-------- Information given --------

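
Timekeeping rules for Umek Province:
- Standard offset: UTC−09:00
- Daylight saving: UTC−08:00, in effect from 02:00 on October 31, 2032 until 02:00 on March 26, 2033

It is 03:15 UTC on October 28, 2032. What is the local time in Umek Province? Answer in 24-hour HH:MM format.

At the standard offset (UTC−09:00), 03:15 UTC − 9h = 18:15 Umek Province standard time (rolling into the previous day, 27 October 2032).
Daylight saving runs 31 October 2032 – 26 March 2033; the standard-time date in Umek Province, October 27, 2032, is outside that window, so Umek Province is on standard time at UTC−09:00.
03:15 UTC − 9h = 18:15 local (rolling into the previous day, 27 October 2032).

18:15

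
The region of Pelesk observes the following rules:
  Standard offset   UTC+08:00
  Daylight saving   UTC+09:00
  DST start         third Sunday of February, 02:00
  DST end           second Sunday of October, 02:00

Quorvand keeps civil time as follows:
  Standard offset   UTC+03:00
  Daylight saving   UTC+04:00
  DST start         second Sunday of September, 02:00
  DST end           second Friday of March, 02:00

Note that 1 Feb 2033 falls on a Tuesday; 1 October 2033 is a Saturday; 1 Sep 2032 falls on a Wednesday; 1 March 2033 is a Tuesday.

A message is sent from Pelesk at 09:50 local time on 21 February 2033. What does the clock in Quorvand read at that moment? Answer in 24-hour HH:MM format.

1 February 2033 is a Tuesday, so the first Sunday is February 6 and the third is February 20.
1 October 2033 is a Saturday, so the first Sunday is October 2 and the second is October 9.
21 February 2033 lies within the daylight-saving period (20 February – 9 October), so Pelesk is on daylight time, UTC+09:00.
09:50 Pelesk − 9h = 00:50 UTC.
1 September 2032 is a Wednesday, so the first Sunday is September 5 and the second is September 12.
1 March 2033 is a Tuesday, so the first Friday is March 4 and the second is March 11.
At the standard offset (UTC+03:00), 00:50 UTC + 3h = 03:50 Quorvand standard time.
The standard-time date in Quorvand, 21 February 2033, lies within the daylight-saving period (12 September 2032 – 11 March 2033), so Quorvand is on daylight time, UTC+04:00.
00:50 UTC + 4h = 04:50 Quorvand.

04:50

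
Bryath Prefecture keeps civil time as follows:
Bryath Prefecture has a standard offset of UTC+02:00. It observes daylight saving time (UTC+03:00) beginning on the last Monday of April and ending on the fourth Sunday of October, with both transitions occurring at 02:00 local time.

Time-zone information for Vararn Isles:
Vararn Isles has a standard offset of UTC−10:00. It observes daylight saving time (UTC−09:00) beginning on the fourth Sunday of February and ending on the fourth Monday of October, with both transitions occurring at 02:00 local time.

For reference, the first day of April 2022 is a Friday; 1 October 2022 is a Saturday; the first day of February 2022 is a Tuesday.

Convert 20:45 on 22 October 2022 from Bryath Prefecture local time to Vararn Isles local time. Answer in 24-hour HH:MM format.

08:45

1 April 2022 is a Friday, so Mondays fall on 4, 11, 18, 25; the last is April 25.
1 October 2022 is a Saturday, so the first Sunday is October 2 and the fourth is October 23.
Daylight saving runs 25 April – 23 October; 22 October 2022 is inside that window, so Bryath Prefecture is at UTC+03:00.
20:45 Bryath Prefecture − 3h = 17:45 UTC.
1 February 2022 is a Tuesday, so the first Sunday is February 6 and the fourth is February 27.
1 October 2022 is a Saturday, so the first Monday is October 3 and the fourth is October 24.
At the standard offset (UTC−10:00), 17:45 UTC − 10h = 07:45 Vararn Isles standard time.
The standard-time date in Vararn Isles, 22 October 2022, lies within the daylight-saving period (27 February – 24 October), so Vararn Isles is on daylight time, UTC−09:00.
17:45 UTC − 9h = 08:45 Vararn Isles.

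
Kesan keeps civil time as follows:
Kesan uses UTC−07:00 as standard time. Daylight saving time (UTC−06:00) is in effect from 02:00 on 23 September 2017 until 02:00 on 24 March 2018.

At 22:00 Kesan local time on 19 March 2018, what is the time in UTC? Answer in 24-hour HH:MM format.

19 March 2018 falls between 23 September 2017 and 24 March 2018, so daylight saving is in effect and Kesan is at UTC−06:00.
22:00 local + 6h = 04:00 UTC (rolling into the next day, 20 March 2018).

04:00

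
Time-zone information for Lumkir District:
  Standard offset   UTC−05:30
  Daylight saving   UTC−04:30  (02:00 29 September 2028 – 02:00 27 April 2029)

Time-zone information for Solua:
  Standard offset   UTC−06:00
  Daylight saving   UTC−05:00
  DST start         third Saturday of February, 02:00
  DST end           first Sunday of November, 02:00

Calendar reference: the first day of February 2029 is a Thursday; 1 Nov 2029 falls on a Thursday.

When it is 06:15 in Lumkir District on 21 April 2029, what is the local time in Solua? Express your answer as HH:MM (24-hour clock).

05:45

Daylight saving runs 29 September 2028 – 27 April 2029; 21 April 2029 is inside that window, so Lumkir District is at UTC−04:30.
06:15 Lumkir District + 4h30m = 10:45 UTC.
1 February 2029 is a Thursday, so the first Saturday is February 3 and the third is February 17.
1 November 2029 is a Thursday, so the first Sunday is November 4.
At the standard offset (UTC−06:00), 10:45 UTC − 6h = 04:45 Solua standard time.
The standard-time date in Solua, 21 April 2029, lies within the daylight-saving period (17 February – 4 November), so Solua is on daylight time, UTC−05:00.
10:45 UTC − 5h = 05:45 Solua.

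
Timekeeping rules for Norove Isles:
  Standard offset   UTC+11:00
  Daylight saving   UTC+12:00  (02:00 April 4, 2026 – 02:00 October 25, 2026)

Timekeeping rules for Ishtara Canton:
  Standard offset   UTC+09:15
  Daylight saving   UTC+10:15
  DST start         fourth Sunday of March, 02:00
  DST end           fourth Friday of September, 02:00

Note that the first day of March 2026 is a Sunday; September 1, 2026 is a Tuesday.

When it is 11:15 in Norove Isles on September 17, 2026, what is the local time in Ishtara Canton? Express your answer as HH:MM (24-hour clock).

Daylight saving runs 4 April – 25 October; September 17, 2026 is inside that window, so Norove Isles is at UTC+12:00.
11:15 Norove Isles − 12h = 23:15 UTC (rolling into the previous day, 16 September 2026).
1 March 2026 is a Sunday, so the first Sunday is March 1 and the fourth is March 22.
1 September 2026 is a Tuesday, so the first Friday is September 4 and the fourth is September 25.
At the standard offset (UTC+09:15), 23:15 UTC + 9h15m = 08:30 Ishtara Canton standard time (rolling into the next day, 17 September 2026).
The standard-time date in Ishtara Canton, September 17, 2026, falls between 22 March and 25 September, so daylight saving is in effect and Ishtara Canton is at UTC+10:15.
23:15 UTC + 10h15m = 09:30 Ishtara Canton (rolling into the next day, 17 September 2026).

09:30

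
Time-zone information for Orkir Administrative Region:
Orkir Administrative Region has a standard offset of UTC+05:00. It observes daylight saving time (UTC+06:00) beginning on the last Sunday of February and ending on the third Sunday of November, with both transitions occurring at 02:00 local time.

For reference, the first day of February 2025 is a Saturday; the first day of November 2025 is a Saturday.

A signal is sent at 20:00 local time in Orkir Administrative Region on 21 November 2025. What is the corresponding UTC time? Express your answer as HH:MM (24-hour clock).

1 February 2025 is a Saturday, so Sundays fall on 2, 9, 16, 23; the last is February 23.
1 November 2025 is a Saturday, so the first Sunday is November 2 and the third is November 16.
21 November 2025 does not fall between 23 February and 16 November, so daylight saving is not in effect and Orkir Administrative Region is at UTC+05:00.
20:00 local − 5h = 15:00 UTC.

15:00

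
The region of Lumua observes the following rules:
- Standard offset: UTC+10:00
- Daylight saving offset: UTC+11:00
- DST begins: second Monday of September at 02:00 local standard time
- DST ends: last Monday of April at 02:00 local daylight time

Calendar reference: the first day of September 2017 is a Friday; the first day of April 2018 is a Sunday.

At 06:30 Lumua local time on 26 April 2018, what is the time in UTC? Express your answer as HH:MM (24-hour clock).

19:30

1 September 2017 is a Friday, so the first Monday is September 4 and the second is September 11.
1 April 2018 is a Sunday, so Mondays fall on 2, 9, 16, 23, 30; the last is April 30.
26 April 2018 falls between 11 September 2017 and 30 April 2018, so daylight saving is in effect and Lumua is at UTC+11:00.
06:30 local − 11h = 19:30 UTC (rolling into the previous day, 25 April 2018).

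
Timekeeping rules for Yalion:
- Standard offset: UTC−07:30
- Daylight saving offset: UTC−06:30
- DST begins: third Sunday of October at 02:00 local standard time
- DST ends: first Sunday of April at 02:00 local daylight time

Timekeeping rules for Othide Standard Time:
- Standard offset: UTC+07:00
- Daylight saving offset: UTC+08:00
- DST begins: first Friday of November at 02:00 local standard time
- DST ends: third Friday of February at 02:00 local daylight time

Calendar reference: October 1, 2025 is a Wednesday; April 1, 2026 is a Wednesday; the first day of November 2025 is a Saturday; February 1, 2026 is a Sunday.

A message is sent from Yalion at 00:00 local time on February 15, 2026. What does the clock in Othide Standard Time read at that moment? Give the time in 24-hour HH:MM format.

14:30

1 October 2025 is a Wednesday, so the first Sunday is October 5 and the third is October 19.
1 April 2026 is a Wednesday, so the first Sunday is April 5.
February 15, 2026 lies within the daylight-saving period (19 October 2025 – 5 April 2026), so Yalion is on daylight time, UTC−06:30.
00:00 Yalion + 6h30m = 06:30 UTC.
1 November 2025 is a Saturday, so the first Friday is November 7.
1 February 2026 is a Sunday, so the first Friday is February 6 and the third is February 20.
At the standard offset (UTC+07:00), 06:30 UTC + 7h = 13:30 Othide Standard Time standard time.
The standard-time date in Othide Standard Time, February 15, 2026, falls between 7 November 2025 and 20 February 2026, so daylight saving is in effect and Othide Standard Time is at UTC+08:00.
06:30 UTC + 8h = 14:30 Othide Standard Time.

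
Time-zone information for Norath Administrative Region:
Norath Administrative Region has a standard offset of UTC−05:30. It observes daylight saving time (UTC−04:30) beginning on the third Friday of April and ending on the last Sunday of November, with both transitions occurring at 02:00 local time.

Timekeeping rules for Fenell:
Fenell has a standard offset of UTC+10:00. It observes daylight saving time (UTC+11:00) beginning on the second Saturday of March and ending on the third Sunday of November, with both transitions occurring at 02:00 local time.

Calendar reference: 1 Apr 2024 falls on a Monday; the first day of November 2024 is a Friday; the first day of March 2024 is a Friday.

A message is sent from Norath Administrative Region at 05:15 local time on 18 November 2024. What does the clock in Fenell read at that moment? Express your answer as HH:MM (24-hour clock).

1 April 2024 is a Monday, so the first Friday is April 5 and the third is April 19.
1 November 2024 is a Friday, so Sundays fall on 3, 10, 17, 24; the last is November 24.
18 November 2024 lies within the daylight-saving period (19 April – 24 November), so Norath Administrative Region is on daylight time, UTC−04:30.
05:15 Norath Administrative Region + 4h30m = 09:45 UTC.
1 March 2024 is a Friday, so the first Saturday is March 2 and the second is March 9.
1 November 2024 is a Friday, so the first Sunday is November 3 and the third is November 17.
At the standard offset (UTC+10:00), 09:45 UTC + 10h = 19:45 Fenell standard time.
The standard-time date in Fenell, 18 November 2024, does not fall between 9 March and 17 November, so daylight saving is not in effect and Fenell is at UTC+10:00.
09:45 UTC + 10h = 19:45 Fenell.

19:45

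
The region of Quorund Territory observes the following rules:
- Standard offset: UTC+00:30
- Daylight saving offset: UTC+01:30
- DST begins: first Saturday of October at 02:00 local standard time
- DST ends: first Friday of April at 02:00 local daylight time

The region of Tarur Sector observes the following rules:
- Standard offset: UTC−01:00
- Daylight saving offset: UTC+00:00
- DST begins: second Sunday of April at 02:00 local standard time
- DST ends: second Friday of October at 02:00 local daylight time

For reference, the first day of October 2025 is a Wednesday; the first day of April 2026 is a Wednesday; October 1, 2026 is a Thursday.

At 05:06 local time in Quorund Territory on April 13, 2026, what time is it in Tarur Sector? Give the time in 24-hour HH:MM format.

1 October 2025 is a Wednesday, so the first Saturday is October 4.
1 April 2026 is a Wednesday, so the first Friday is April 3.
April 13, 2026 does not fall between 4 October 2025 and 3 April 2026, so daylight saving is not in effect and Quorund Territory is at UTC+00:30.
05:06 Quorund Territory − 0h30m = 04:36 UTC.
1 April 2026 is a Wednesday, so the first Sunday is April 5 and the second is April 12.
1 October 2026 is a Thursday, so the first Friday is October 2 and the second is October 9.
At the standard offset (UTC−01:00), 04:36 UTC − 1h = 03:36 Tarur Sector standard time.
The standard-time date in Tarur Sector, April 13, 2026, falls between 12 April and 9 October, so daylight saving is in effect and Tarur Sector is at UTC+00:00.
04:36 UTC + 0h = 04:36 Tarur Sector.

04:36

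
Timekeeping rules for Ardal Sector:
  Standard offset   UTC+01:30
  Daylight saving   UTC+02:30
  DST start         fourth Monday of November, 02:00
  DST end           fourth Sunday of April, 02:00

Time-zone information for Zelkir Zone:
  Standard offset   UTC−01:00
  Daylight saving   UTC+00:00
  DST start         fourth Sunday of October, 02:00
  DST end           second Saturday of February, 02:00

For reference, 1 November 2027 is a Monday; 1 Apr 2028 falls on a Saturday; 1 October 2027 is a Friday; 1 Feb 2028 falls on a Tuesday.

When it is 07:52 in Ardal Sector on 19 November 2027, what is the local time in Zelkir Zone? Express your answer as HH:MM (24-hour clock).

06:22

1 November 2027 is a Monday, so the first Monday is November 1 and the fourth is November 22.
1 April 2028 is a Saturday, so the first Sunday is April 2 and the fourth is April 23.
Daylight saving runs 22 November 2027 – 23 April 2028; 19 November 2027 is outside that window, so Ardal Sector is on standard time at UTC+01:30.
07:52 Ardal Sector − 1h30m = 06:22 UTC.
1 October 2027 is a Friday, so the first Sunday is October 3 and the fourth is October 24.
1 February 2028 is a Tuesday, so the first Saturday is February 5 and the second is February 12.
At the standard offset (UTC−01:00), 06:22 UTC − 1h = 05:22 Zelkir Zone standard time.
Daylight saving runs 24 October 2027 – 12 February 2028; the standard-time date in Zelkir Zone, 19 November 2027, is inside that window, so Zelkir Zone is at UTC+00:00.
06:22 UTC + 0h = 06:22 Zelkir Zone.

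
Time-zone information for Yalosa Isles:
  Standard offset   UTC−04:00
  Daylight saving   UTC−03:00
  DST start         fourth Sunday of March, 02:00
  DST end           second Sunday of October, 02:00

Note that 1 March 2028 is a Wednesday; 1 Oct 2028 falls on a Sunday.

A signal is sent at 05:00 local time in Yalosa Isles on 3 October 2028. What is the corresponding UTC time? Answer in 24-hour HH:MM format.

1 March 2028 is a Wednesday, so the first Sunday is March 5 and the fourth is March 26.
1 October 2028 is a Sunday, so the first Sunday is October 1 and the second is October 8.
Daylight saving runs 26 March – 8 October; 3 October 2028 is inside that window, so Yalosa Isles is at UTC−03:00.
05:00 local + 3h = 08:00 UTC.

08:00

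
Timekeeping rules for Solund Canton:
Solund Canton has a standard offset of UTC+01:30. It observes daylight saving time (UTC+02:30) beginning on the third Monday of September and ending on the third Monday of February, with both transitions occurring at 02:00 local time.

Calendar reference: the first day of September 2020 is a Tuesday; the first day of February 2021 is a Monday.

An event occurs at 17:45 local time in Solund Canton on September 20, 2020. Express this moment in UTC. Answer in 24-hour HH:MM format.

1 September 2020 is a Tuesday, so the first Monday is September 7 and the third is September 21.
1 February 2021 is a Monday, so the first Monday is February 1 and the third is February 15.
Daylight saving runs 21 September 2020 – 15 February 2021; September 20, 2020 is outside that window, so Solund Canton is on standard time at UTC+01:30.
17:45 local − 1h30m = 16:15 UTC.

16:15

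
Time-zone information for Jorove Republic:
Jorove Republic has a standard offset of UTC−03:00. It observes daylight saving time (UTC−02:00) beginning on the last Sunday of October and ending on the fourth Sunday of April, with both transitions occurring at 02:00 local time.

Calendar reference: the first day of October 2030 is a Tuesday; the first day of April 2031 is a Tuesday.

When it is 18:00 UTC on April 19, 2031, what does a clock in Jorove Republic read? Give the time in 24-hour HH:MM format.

16:00

1 October 2030 is a Tuesday, so Sundays fall on 6, 13, 20, 27; the last is October 27.
1 April 2031 is a Tuesday, so the first Sunday is April 6 and the fourth is April 27.
At the standard offset (UTC−03:00), 18:00 UTC − 3h = 15:00 Jorove Republic standard time.
The standard-time date in Jorove Republic, April 19, 2031, falls between 27 October 2030 and 27 April 2031, so daylight saving is in effect and Jorove Republic is at UTC−02:00.
18:00 UTC − 2h = 16:00 local.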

--------

**Task brief:**
Reproduce exactly every line that sits between the start of the entries and the line bearing "Note that 1 Feb", counting both of those lines.

**Result of the task:**
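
Timekeeping rules for Umek Province:
- Standard offset: UTC−09:00
- Daylight saving: UTC−08:00, in effect from 02:00 on October 31, 2032 until 02:00 on March 26, 2033

It is 03:15 UTC on October 28, 2032. What is the local time in Umek Province? Answer in 24-hour HH:MM format.

At the standard offset (UTC−09:00), 03:15 UTC − 9h = 18:15 Umek Province standard time (rolling into the previous day, 27 October 2032).
Daylight saving runs 31 October 2032 – 26 March 2033; the standard-time date in Umek Province, October 27, 2032, is outside that window, so Umek Province is on standard time at UTC−09:00.
03:15 UTC − 9h = 18:15 local (rolling into the previous day, 27 October 2032).

18:15

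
The region of Pelesk observes the following rules:
  Standard offset   UTC+08:00
  Daylight saving   UTC+09:00
  DST start         third Sunday of February, 02:00
  DST end           second Sunday of October, 02:00

Quorvand keeps civil time as follows:
  Standard offset   UTC+03:00
  Daylight saving   UTC+04:00
  DST start         second Sunday of September, 02:00
  DST end           second Friday of March, 02:00

Note that 1 Feb 2033 falls on a Tuesday; 1 October 2033 is a Saturday; 1 Sep 2032 falls on a Wednesday; 1 March 2033 is a Tuesday.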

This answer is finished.